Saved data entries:
--------

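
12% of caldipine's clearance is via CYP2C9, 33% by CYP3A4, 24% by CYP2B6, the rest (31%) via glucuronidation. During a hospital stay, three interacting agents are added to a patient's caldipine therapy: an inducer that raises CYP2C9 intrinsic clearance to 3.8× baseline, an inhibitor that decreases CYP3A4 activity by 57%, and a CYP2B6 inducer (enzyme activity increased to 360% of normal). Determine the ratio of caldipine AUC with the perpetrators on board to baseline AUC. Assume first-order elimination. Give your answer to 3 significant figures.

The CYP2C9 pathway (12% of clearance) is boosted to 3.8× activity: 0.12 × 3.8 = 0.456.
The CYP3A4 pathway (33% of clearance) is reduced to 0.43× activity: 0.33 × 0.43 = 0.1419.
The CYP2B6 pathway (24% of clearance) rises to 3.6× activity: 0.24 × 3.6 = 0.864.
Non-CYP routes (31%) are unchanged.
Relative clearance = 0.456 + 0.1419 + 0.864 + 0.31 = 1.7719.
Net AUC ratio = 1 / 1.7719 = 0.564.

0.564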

--------

_Your task_
The answer must be a word-for-word reproduction of every record above.

_Expected answer_
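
12% of caldipine's clearance is via CYP2C9, 33% by CYP3A4, 24% by CYP2B6, the rest (31%) via glucuronidation. During a hospital stay, three interacting agents are added to a patient's caldipine therapy: an inducer that raises CYP2C9 intrinsic clearance to 3.8× baseline, an inhibitor that decreases CYP3A4 activity by 57%, and a CYP2B6 inducer (enzyme activity increased to 360% of normal). Determine the ratio of caldipine AUC with the perpetrators on board to baseline AUC. Assume first-order elimination. Give your answer to 3 significant figures.

The CYP2C9 pathway (12% of clearance) is boosted to 3.8× activity: 0.12 × 3.8 = 0.456.
The CYP3A4 pathway (33% of clearance) is reduced to 0.43× activity: 0.33 × 0.43 = 0.1419.
The CYP2B6 pathway (24% of clearance) rises to 3.6× activity: 0.24 × 3.6 = 0.864.
Non-CYP routes (31%) are unchanged.
Relative clearance = 0.456 + 0.1419 + 0.864 + 0.31 = 1.7719.
Net AUC ratio = 1 / 1.7719 = 0.564.

0.564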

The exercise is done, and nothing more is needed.